DATA RECORDS Block Start

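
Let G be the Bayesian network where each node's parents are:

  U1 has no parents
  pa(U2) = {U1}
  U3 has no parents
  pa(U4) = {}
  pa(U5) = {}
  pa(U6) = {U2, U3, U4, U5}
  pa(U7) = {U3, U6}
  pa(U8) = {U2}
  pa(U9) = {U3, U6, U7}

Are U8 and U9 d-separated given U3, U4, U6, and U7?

Enumerating the 5 paths from U8 to U9 and testing each for blocking by {U3, U4, U6, U7}:
  1. U8 ← U2 → U6 ← U3 → U9 — U2:fork[open]; U6:collider[open]; U3:fork[blocks] ⇒ blocked
  2. U8 ← U2 → U6 ← U3 → U7 → U9 — U2:fork[open]; U6:collider[open]; U3:fork[blocks]; U7:chain[blocks] ⇒ blocked
  3. U8 ← U2 → U6 → U9 — U2:fork[open]; U6:chain[blocks] ⇒ blocked
  4. U8 ← U2 → U6 → U7 ← U3 → U9 — U2:fork[open]; U6:chain[blocks]; U7:collider[open]; U3:fork[blocks] ⇒ blocked
  5. U8 ← U2 → U6 → U7 → U9 — U2:fork[open]; U6:chain[blocks]; U7:chain[blocks] ⇒ blocked
Every path is blocked, so U8 and U9 are d-separated given {U3, U4, U6, U7}.

Yes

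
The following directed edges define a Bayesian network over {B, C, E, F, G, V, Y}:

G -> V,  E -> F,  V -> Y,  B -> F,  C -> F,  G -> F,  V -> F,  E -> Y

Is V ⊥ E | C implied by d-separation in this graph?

Yes

We examine all 3 paths between V and E:
Path 1: V → Y ← E
  Y is a collider here and neither Y nor any of its descendants is conditioned on, so the collider stays closed — the path is blocked at Y.
Path 2: V → F ← E
  F is a collider here and neither F nor any of its descendants is conditioned on, so the collider stays closed — the path is blocked at F.
Path 3: V ← G → F ← E
  F is a collider here and neither F nor any of its descendants is conditioned on, so the collider stays closed — the path is blocked at F.
Every path is blocked, so V and E are d-separated given {C}.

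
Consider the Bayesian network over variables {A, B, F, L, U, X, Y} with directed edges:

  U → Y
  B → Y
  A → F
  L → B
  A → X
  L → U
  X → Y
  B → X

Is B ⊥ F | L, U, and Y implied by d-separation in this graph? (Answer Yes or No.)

We examine all 3 paths between B and F:
Path 1: B → Y ← X ← A → F
  Y is a collider and Y is conditioned on, which opens it; X is a chain and X is not conditioned on; A is a fork and A is not conditioned on — no node blocks this path, so it is active.
Path 2: B ← L → U → Y ← X ← A → F
  L is a fork here and L is conditioned on, so the path is blocked at L.
Path 3: B → X ← A → F
  X is a collider and its descendant Y is conditioned on, which opens it; A is a fork and A is not conditioned on — no node blocks this path, so it is active.
Since the path B → Y ← X ← A → F is active, B and F are not d-separated given {L, U, Y}.

No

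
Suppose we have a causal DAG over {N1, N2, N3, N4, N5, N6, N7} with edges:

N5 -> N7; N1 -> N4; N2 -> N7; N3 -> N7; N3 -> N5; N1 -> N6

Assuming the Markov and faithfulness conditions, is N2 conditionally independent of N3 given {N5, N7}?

No

We examine all 2 paths between N2 and N3:
  1. N2 → N7 ← N5 ← N3 — N7:collider[open]; N5:chain[blocks] ⇒ blocked
  2. N2 → N7 ← N3 — N7:collider[open] ⇒ active
Since the path N2 → N7 ← N3 is active, N2 and N3 are not d-separated given {N5, N7}.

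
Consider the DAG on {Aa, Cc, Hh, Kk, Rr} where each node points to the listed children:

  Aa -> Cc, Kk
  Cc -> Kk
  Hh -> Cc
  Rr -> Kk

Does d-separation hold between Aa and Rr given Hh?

We examine all 2 paths between Aa and Rr:
Path 1: Aa → Kk ← Rr
  Kk is a collider here and neither Kk nor any of its descendants is conditioned on, so the collider stays closed — the path is blocked at Kk.
Path 2: Aa → Cc → Kk ← Rr
  Kk is a collider here and neither Kk nor any of its descendants is conditioned on, so the collider stays closed — the path is blocked at Kk.
Every path is blocked, so Aa and Rr are d-separated given {Hh}.

Yes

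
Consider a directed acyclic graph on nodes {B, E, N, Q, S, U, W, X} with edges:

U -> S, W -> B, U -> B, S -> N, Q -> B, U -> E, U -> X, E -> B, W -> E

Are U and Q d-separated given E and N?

We examine all 3 paths between U and Q:
Path 1: U → E ← W → B ← Q
  B is a collider here and neither B nor any of its descendants is conditioned on, so the collider stays closed — the path is blocked at B.
Path 2: U → E → B ← Q
  E is a chain here and E is conditioned on, so the path is blocked at E.
Path 3: U → B ← Q
  B is a collider here and neither B nor any of its descendants is conditioned on, so the collider stays closed — the path is blocked at B.
All paths are blocked; U ⊥ Q | {E, N} holds.

Yes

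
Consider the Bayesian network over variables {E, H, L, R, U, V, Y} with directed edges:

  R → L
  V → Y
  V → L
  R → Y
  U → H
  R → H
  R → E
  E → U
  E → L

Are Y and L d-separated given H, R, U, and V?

Yes

Enumerating the 4 paths from Y to L and testing each for blocking by {H, R, U, V}:
Path 1: Y ← V → L
  V is a fork here and V is conditioned on, so the path is blocked at V.
Path 2: Y ← R → H ← U ← E → L
  R is a fork here and R is conditioned on, so the path is blocked at R.
Path 3: Y ← R → E → L
  R is a fork here and R is conditioned on, so the path is blocked at R.
Path 4: Y ← R → L
  R is a fork here and R is conditioned on, so the path is blocked at R.
All paths are blocked; Y ⊥ L | {H, R, U, V} holds.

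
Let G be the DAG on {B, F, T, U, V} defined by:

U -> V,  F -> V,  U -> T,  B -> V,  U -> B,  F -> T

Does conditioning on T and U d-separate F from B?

Yes

There are 4 undirected paths between F and B; checking each against the conditioning set {T, U}:
  1. F → V ← B — V:collider[blocks] ⇒ blocked
  2. F → V ← U → B — V:collider[blocks]; U:fork[blocks] ⇒ blocked
  3. F → T ← U → B — T:collider[open]; U:fork[blocks] ⇒ blocked
  4. F → T ← U → V ← B — T:collider[open]; U:fork[blocks]; V:collider[blocks] ⇒ blocked
Since every path is blocked, d-separation holds.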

DATA RECORDS Block End

- _BRIEF_:
Nothing may be left out. Copy each line of the listing exactly.

- _SOLUTION FOR THIS EXERCISE_:
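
Let G be the Bayesian network where each node's parents are:

  U1 has no parents
  pa(U2) = {U1}
  U3 has no parents
  pa(U4) = {}
  pa(U5) = {}
  pa(U6) = {U2, U3, U4, U5}
  pa(U7) = {U3, U6}
  pa(U8) = {U2}
  pa(U9) = {U3, U6, U7}

Are U8 and U9 d-separated given U3, U4, U6, and U7?

Enumerating the 5 paths from U8 to U9 and testing each for blocking by {U3, U4, U6, U7}:
  1. U8 ← U2 → U6 ← U3 → U9 — U2:fork[open]; U6:collider[open]; U3:fork[blocks] ⇒ blocked
  2. U8 ← U2 → U6 ← U3 → U7 → U9 — U2:fork[open]; U6:collider[open]; U3:fork[blocks]; U7:chain[blocks] ⇒ blocked
  3. U8 ← U2 → U6 → U9 — U2:fork[open]; U6:chain[blocks] ⇒ blocked
  4. U8 ← U2 → U6 → U7 ← U3 → U9 — U2:fork[open]; U6:chain[blocks]; U7:collider[open]; U3:fork[blocks] ⇒ blocked
  5. U8 ← U2 → U6 → U7 → U9 — U2:fork[open]; U6:chain[blocks]; U7:chain[blocks] ⇒ blocked
Every path is blocked, so U8 and U9 are d-separated given {U3, U4, U6, U7}.

Yes

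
The following directed edges define a Bayesian network over {B, C, E, F, G, V, Y}:

G -> V,  E -> F,  V -> Y,  B -> F,  C -> F,  G -> F,  V -> F,  E -> Y

Is V ⊥ E | C implied by d-separation in this graph?

Yes

We examine all 3 paths between V and E:
Path 1: V → Y ← E
  Y is a collider here and neither Y nor any of its descendants is conditioned on, so the collider stays closed — the path is blocked at Y.
Path 2: V → F ← E
  F is a collider here and neither F nor any of its descendants is conditioned on, so the collider stays closed — the path is blocked at F.
Path 3: V ← G → F ← E
  F is a collider here and neither F nor any of its descendants is conditioned on, so the collider stays closed — the path is blocked at F.
Every path is blocked, so V and E are d-separated given {C}.

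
Consider the Bayesian network over variables {A, B, F, L, U, X, Y} with directed edges:

  U → Y
  B → Y
  A → F
  L → B
  A → X
  L → U
  X → Y
  B → X

Is B ⊥ F | L, U, and Y implied by d-separation in this graph? (Answer Yes or No.)

We examine all 3 paths between B and F:
Path 1: B → Y ← X ← A → F
  Y is a collider and Y is conditioned on, which opens it; X is a chain and X is not conditioned on; A is a fork and A is not conditioned on — no node blocks this path, so it is active.
Path 2: B ← L → U → Y ← X ← A → F
  L is a fork here and L is conditioned on, so the path is blocked at L.
Path 3: B → X ← A → F
  X is a collider and its descendant Y is conditioned on, which opens it; A is a fork and A is not conditioned on — no node blocks this path, so it is active.
Since the path B → Y ← X ← A → F is active, B and F are not d-separated given {L, U, Y}.

No

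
Suppose we have a causal DAG over {N1, N2, N3, N4, N5, N6, N7} with edges:

N5 -> N7; N1 -> N4; N2 -> N7; N3 -> N7; N3 -> N5; N1 -> N6

Assuming the Markov and faithfulness conditions, is N2 conditionally independent of N3 given {N5, N7}?

No

We examine all 2 paths between N2 and N3:
  1. N2 → N7 ← N5 ← N3 — N7:collider[open]; N5:chain[blocks] ⇒ blocked
  2. N2 → N7 ← N3 — N7:collider[open] ⇒ active
Since the path N2 → N7 ← N3 is active, N2 and N3 are not d-separated given {N5, N7}.

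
Consider the DAG on {Aa, Cc, Hh, Kk, Rr} where each node points to the listed children:

  Aa -> Cc, Kk
  Cc -> Kk
  Hh -> Cc
  Rr -> Kk

Does d-separation hold between Aa and Rr given Hh?

We examine all 2 paths between Aa and Rr:
Path 1: Aa → Kk ← Rr
  Kk is a collider here and neither Kk nor any of its descendants is conditioned on, so the collider stays closed — the path is blocked at Kk.
Path 2: Aa → Cc → Kk ← Rr
  Kk is a collider here and neither Kk nor any of its descendants is conditioned on, so the collider stays closed — the path is blocked at Kk.
Every path is blocked, so Aa and Rr are d-separated given {Hh}.

Yes

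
Consider a directed acyclic graph on nodes {B, E, N, Q, S, U, W, X} with edges:

U -> S, W -> B, U -> B, S -> N, Q -> B, U -> E, U -> X, E -> B, W -> E

Are U and Q d-separated given E and N?

We examine all 3 paths between U and Q:
Path 1: U → E ← W → B ← Q
  B is a collider here and neither B nor any of its descendants is conditioned on, so the collider stays closed — the path is blocked at B.
Path 2: U → E → B ← Q
  E is a chain here and E is conditioned on, so the path is blocked at E.
Path 3: U → B ← Q
  B is a collider here and neither B nor any of its descendants is conditioned on, so the collider stays closed — the path is blocked at B.
All paths are blocked; U ⊥ Q | {E, N} holds.

Yes

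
Consider the Bayesian network over variables {E, H, L, R, U, V, Y} with directed edges:

  R → L
  V → Y
  V → L
  R → Y
  U → H
  R → H
  R → E
  E → U
  E → L

Are Y and L d-separated given H, R, U, and V?

Yes

Enumerating the 4 paths from Y to L and testing each for blocking by {H, R, U, V}:
Path 1: Y ← V → L
  V is a fork here and V is conditioned on, so the path is blocked at V.
Path 2: Y ← R → H ← U ← E → L
  R is a fork here and R is conditioned on, so the path is blocked at R.
Path 3: Y ← R → E → L
  R is a fork here and R is conditioned on, so the path is blocked at R.
Path 4: Y ← R → L
  R is a fork here and R is conditioned on, so the path is blocked at R.
All paths are blocked; Y ⊥ L | {H, R, U, V} holds.

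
Let G be the DAG on {B, F, T, U, V} defined by:

U -> V,  F -> V,  U -> T,  B -> V,  U -> B,  F -> T

Does conditioning on T and U d-separate F from B?

Yes

There are 4 undirected paths between F and B; checking each against the conditioning set {T, U}:
  1. F → V ← B — V:collider[blocks] ⇒ blocked
  2. F → V ← U → B — V:collider[blocks]; U:fork[blocks] ⇒ blocked
  3. F → T ← U → B — T:collider[open]; U:fork[blocks] ⇒ blocked
  4. F → T ← U → V ← B — T:collider[open]; U:fork[blocks]; V:collider[blocks] ⇒ blocked
Since every path is blocked, d-separation holds.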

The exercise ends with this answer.